(DATA UNDER STUDY):
═══

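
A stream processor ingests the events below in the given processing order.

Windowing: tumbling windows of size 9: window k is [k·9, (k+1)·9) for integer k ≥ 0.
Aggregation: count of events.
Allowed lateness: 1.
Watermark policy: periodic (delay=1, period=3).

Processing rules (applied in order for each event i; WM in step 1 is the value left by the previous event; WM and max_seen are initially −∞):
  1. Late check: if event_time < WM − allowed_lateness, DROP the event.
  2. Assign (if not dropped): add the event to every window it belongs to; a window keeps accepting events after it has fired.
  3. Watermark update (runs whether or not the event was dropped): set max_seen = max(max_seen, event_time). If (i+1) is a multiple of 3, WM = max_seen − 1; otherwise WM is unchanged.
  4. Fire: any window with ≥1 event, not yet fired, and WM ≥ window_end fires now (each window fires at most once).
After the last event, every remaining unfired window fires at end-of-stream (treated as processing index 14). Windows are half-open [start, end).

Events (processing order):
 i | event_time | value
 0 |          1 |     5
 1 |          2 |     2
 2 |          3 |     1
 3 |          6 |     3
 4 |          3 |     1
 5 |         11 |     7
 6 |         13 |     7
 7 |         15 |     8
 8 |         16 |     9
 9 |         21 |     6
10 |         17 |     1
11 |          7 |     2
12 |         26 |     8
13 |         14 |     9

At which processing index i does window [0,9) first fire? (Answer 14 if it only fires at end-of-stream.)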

═══

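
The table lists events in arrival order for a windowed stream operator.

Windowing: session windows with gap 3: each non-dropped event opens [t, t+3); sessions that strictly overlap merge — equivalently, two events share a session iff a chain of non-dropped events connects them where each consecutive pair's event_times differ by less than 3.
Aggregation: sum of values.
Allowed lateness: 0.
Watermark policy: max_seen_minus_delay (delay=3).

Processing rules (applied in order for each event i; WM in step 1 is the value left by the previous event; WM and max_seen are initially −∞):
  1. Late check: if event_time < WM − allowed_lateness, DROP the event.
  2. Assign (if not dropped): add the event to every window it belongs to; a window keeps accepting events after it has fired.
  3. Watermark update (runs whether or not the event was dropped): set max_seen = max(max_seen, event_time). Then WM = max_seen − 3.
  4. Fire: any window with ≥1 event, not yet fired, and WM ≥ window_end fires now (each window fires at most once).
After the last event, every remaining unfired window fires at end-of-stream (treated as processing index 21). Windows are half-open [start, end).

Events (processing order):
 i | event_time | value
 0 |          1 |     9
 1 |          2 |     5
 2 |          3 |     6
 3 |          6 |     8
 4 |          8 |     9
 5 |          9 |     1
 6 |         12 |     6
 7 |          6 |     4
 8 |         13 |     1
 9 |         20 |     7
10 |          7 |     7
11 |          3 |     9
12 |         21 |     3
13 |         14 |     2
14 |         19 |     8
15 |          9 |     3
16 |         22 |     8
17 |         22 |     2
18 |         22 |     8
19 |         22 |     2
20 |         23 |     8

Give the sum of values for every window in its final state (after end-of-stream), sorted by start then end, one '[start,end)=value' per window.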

═══

(WHAT YOU ARE ASKED TO DO): Wherever the string "every" occurs in the records above, copy that line.

(RESULT):
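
  2. Assign (if not dropped): add the event to every window it belongs to; a window keeps accepting events after it has fired.
After the last event, every remaining unfired window fires at end-of-stream (treated as processing index 14). Windows are half-open [start, end).
  2. Assign (if not dropped): add the event to every window it belongs to; a window keeps accepting events after it has fired.
After the last event, every remaining unfired window fires at end-of-stream (treated as processing index 21). Windows are half-open [start, end).
Give the sum of values for every window in its final state (after end-of-stream), sorted by start then end, one '[start,end)=value' per window.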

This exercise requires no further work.